- Data in this exercise:
■ ■ ■ ■ ■ ■ ■

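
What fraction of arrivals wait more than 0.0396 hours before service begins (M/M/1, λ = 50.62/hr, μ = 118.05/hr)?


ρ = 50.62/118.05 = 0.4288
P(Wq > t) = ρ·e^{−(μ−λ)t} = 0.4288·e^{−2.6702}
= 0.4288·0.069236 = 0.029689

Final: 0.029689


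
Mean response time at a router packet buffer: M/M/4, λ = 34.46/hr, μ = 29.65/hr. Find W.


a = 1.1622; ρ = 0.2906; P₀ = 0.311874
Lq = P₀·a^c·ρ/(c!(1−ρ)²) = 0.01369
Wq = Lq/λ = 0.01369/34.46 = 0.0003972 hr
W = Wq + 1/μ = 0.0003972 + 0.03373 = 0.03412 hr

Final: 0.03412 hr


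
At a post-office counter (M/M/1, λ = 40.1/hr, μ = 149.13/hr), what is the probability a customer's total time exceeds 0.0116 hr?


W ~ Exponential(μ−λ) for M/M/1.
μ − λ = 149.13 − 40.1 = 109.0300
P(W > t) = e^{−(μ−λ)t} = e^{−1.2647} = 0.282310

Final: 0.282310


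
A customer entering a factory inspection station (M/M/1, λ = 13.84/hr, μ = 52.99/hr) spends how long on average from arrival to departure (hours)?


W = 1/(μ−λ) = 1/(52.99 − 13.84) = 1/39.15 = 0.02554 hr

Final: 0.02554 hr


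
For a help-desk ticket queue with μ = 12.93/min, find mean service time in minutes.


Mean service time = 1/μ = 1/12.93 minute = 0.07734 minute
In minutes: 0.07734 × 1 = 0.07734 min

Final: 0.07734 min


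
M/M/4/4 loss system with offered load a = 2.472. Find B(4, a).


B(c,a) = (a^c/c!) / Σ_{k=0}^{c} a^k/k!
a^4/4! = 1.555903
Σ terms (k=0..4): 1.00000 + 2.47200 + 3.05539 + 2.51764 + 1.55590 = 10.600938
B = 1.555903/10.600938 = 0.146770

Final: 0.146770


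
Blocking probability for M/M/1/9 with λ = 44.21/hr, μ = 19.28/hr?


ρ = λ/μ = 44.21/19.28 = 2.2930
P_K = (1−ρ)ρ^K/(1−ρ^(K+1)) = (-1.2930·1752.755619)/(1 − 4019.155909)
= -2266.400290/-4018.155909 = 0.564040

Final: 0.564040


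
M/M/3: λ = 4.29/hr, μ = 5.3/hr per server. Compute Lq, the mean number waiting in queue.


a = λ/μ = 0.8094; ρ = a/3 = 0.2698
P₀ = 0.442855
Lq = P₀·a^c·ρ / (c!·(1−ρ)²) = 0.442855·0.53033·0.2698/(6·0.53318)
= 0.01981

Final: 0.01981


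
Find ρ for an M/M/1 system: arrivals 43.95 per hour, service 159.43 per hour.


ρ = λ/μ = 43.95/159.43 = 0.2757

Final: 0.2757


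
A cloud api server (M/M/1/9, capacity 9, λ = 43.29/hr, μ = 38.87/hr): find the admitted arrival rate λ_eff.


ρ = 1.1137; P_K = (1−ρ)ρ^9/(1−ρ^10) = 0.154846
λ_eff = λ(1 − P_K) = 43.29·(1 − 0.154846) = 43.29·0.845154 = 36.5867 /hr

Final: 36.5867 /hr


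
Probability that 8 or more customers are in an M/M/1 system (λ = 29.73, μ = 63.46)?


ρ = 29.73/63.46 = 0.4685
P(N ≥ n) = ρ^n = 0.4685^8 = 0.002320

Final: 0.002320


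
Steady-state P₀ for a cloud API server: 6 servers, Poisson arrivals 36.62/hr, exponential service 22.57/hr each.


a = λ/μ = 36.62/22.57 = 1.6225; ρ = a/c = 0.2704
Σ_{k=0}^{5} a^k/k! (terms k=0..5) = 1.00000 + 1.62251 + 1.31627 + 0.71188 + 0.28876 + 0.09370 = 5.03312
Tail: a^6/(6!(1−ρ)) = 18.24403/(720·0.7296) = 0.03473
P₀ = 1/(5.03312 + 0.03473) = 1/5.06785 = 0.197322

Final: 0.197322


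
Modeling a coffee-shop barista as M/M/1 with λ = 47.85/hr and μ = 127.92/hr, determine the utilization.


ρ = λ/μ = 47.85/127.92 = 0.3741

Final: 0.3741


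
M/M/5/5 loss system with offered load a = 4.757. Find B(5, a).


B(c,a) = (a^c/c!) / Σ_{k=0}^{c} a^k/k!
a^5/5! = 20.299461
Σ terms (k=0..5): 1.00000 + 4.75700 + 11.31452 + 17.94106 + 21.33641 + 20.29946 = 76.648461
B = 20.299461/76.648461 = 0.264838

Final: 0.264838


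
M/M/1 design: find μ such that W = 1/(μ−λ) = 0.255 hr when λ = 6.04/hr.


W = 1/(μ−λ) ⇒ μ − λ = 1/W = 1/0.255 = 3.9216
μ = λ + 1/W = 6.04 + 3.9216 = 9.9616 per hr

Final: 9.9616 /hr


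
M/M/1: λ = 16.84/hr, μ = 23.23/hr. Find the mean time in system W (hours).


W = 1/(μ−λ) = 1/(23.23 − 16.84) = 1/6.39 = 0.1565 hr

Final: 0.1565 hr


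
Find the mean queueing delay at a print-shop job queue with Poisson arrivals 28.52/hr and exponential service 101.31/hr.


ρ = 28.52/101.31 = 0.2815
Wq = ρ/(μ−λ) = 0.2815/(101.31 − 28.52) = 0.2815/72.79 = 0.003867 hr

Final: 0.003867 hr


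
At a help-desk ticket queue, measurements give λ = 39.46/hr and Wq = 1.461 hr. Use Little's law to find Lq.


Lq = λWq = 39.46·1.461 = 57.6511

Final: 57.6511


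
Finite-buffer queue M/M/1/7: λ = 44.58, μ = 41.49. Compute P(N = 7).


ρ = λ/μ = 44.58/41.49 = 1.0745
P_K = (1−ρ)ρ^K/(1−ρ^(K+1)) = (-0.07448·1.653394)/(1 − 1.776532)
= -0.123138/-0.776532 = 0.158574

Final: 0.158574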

■ ■ ■ ■ ■ ■ ■

- Required work:
Every line above should be duplicated exactly as it stands.

- Answer to the problem:
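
What fraction of arrivals wait more than 0.0396 hours before service begins (M/M/1, λ = 50.62/hr, μ = 118.05/hr)?


ρ = 50.62/118.05 = 0.4288
P(Wq > t) = ρ·e^{−(μ−λ)t} = 0.4288·e^{−2.6702}
= 0.4288·0.069236 = 0.029689

Final: 0.029689


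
Mean response time at a router packet buffer: M/M/4, λ = 34.46/hr, μ = 29.65/hr. Find W.


a = 1.1622; ρ = 0.2906; P₀ = 0.311874
Lq = P₀·a^c·ρ/(c!(1−ρ)²) = 0.01369
Wq = Lq/λ = 0.01369/34.46 = 0.0003972 hr
W = Wq + 1/μ = 0.0003972 + 0.03373 = 0.03412 hr

Final: 0.03412 hr


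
At a post-office counter (M/M/1, λ = 40.1/hr, μ = 149.13/hr), what is the probability a customer's total time exceeds 0.0116 hr?


W ~ Exponential(μ−λ) for M/M/1.
μ − λ = 149.13 − 40.1 = 109.0300
P(W > t) = e^{−(μ−λ)t} = e^{−1.2647} = 0.282310

Final: 0.282310


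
A customer entering a factory inspection station (M/M/1, λ = 13.84/hr, μ = 52.99/hr) spends how long on average from arrival to departure (hours)?


W = 1/(μ−λ) = 1/(52.99 − 13.84) = 1/39.15 = 0.02554 hr

Final: 0.02554 hr


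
For a help-desk ticket queue with μ = 12.93/min, find mean service time in minutes.


Mean service time = 1/μ = 1/12.93 minute = 0.07734 minute
In minutes: 0.07734 × 1 = 0.07734 min

Final: 0.07734 min


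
M/M/4/4 loss system with offered load a = 2.472. Find B(4, a).


B(c,a) = (a^c/c!) / Σ_{k=0}^{c} a^k/k!
a^4/4! = 1.555903
Σ terms (k=0..4): 1.00000 + 2.47200 + 3.05539 + 2.51764 + 1.55590 = 10.600938
B = 1.555903/10.600938 = 0.146770

Final: 0.146770


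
Blocking probability for M/M/1/9 with λ = 44.21/hr, μ = 19.28/hr?


ρ = λ/μ = 44.21/19.28 = 2.2930
P_K = (1−ρ)ρ^K/(1−ρ^(K+1)) = (-1.2930·1752.755619)/(1 − 4019.155909)
= -2266.400290/-4018.155909 = 0.564040

Final: 0.564040


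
M/M/3: λ = 4.29/hr, μ = 5.3/hr per server. Compute Lq, the mean number waiting in queue.


a = λ/μ = 0.8094; ρ = a/3 = 0.2698
P₀ = 0.442855
Lq = P₀·a^c·ρ / (c!·(1−ρ)²) = 0.442855·0.53033·0.2698/(6·0.53318)
= 0.01981

Final: 0.01981


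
Find ρ for an M/M/1 system: arrivals 43.95 per hour, service 159.43 per hour.


ρ = λ/μ = 43.95/159.43 = 0.2757

Final: 0.2757


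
A cloud api server (M/M/1/9, capacity 9, λ = 43.29/hr, μ = 38.87/hr): find the admitted arrival rate λ_eff.


ρ = 1.1137; P_K = (1−ρ)ρ^9/(1−ρ^10) = 0.154846
λ_eff = λ(1 − P_K) = 43.29·(1 − 0.154846) = 43.29·0.845154 = 36.5867 /hr

Final: 36.5867 /hr


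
Probability that 8 or more customers are in an M/M/1 system (λ = 29.73, μ = 63.46)?


ρ = 29.73/63.46 = 0.4685
P(N ≥ n) = ρ^n = 0.4685^8 = 0.002320

Final: 0.002320


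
Steady-state P₀ for a cloud API server: 6 servers, Poisson arrivals 36.62/hr, exponential service 22.57/hr each.


a = λ/μ = 36.62/22.57 = 1.6225; ρ = a/c = 0.2704
Σ_{k=0}^{5} a^k/k! (terms k=0..5) = 1.00000 + 1.62251 + 1.31627 + 0.71188 + 0.28876 + 0.09370 = 5.03312
Tail: a^6/(6!(1−ρ)) = 18.24403/(720·0.7296) = 0.03473
P₀ = 1/(5.03312 + 0.03473) = 1/5.06785 = 0.197322

Final: 0.197322


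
Modeling a coffee-shop barista as M/M/1 with λ = 47.85/hr and μ = 127.92/hr, determine the utilization.


ρ = λ/μ = 47.85/127.92 = 0.3741

Final: 0.3741


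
M/M/5/5 loss system with offered load a = 4.757. Find B(5, a).


B(c,a) = (a^c/c!) / Σ_{k=0}^{c} a^k/k!
a^5/5! = 20.299461
Σ terms (k=0..5): 1.00000 + 4.75700 + 11.31452 + 17.94106 + 21.33641 + 20.29946 = 76.648461
B = 20.299461/76.648461 = 0.264838

Final: 0.264838


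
M/M/1 design: find μ such that W = 1/(μ−λ) = 0.255 hr when λ = 6.04/hr.


W = 1/(μ−λ) ⇒ μ − λ = 1/W = 1/0.255 = 3.9216
μ = λ + 1/W = 6.04 + 3.9216 = 9.9616 per hr

Final: 9.9616 /hr


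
M/M/1: λ = 16.84/hr, μ = 23.23/hr. Find the mean time in system W (hours).


W = 1/(μ−λ) = 1/(23.23 − 16.84) = 1/6.39 = 0.1565 hr

Final: 0.1565 hr


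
Find the mean queueing delay at a print-shop job queue with Poisson arrivals 28.52/hr and exponential service 101.31/hr.


ρ = 28.52/101.31 = 0.2815
Wq = ρ/(μ−λ) = 0.2815/(101.31 − 28.52) = 0.2815/72.79 = 0.003867 hr

Final: 0.003867 hr


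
At a help-desk ticket queue, measurements give λ = 39.46/hr and Wq = 1.461 hr. Use Little's law to find Lq.


Lq = λWq = 39.46·1.461 = 57.6511

Final: 57.6511


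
Finite-buffer queue M/M/1/7: λ = 44.58, μ = 41.49. Compute P(N = 7).


ρ = λ/μ = 44.58/41.49 = 1.0745
P_K = (1−ρ)ρ^K/(1−ρ^(K+1)) = (-0.07448·1.653394)/(1 − 1.776532)
= -0.123138/-0.776532 = 0.158574

Final: 0.158574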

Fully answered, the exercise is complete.